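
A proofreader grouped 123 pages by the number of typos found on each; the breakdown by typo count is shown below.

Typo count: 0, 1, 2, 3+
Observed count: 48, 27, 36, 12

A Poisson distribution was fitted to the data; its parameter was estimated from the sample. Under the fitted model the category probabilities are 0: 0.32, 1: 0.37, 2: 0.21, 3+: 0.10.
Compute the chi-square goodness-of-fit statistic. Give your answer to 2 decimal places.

Expected counts E_i = n·p_i: 123×0.32 = 39.36, 123×0.37 = 45.51, 123×0.21 = 25.83, 123×0.10 = 12.3.
χ² = (48−39.36)²/39.36 + (27−45.51)²/45.51 + (36−25.83)²/25.83 + (12−12.3)²/12.3
   = 1.897 + 7.528 + 4.004 + 0.007
Sum = 13.44

13.44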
^^^^^^^^
What is being asked:
Make sure that every entry above is copied out exactly as it stands.

Your response:
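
A proofreader grouped 123 pages by the number of typos found on each; the breakdown by typo count is shown below.

Typo count: 0, 1, 2, 3+
Observed count: 48, 27, 36, 12

A Poisson distribution was fitted to the data; its parameter was estimated from the sample. Under the fitted model the category probabilities are 0: 0.32, 1: 0.37, 2: 0.21, 3+: 0.10.
Compute the chi-square goodness-of-fit statistic. Give your answer to 2 decimal places.

Expected counts E_i = n·p_i: 123×0.32 = 39.36, 123×0.37 = 45.51, 123×0.21 = 25.83, 123×0.10 = 12.3.
χ² = (48−39.36)²/39.36 + (27−45.51)²/45.51 + (36−25.83)²/25.83 + (12−12.3)²/12.3
   = 1.897 + 7.528 + 4.004 + 0.007
Sum = 13.44

13.44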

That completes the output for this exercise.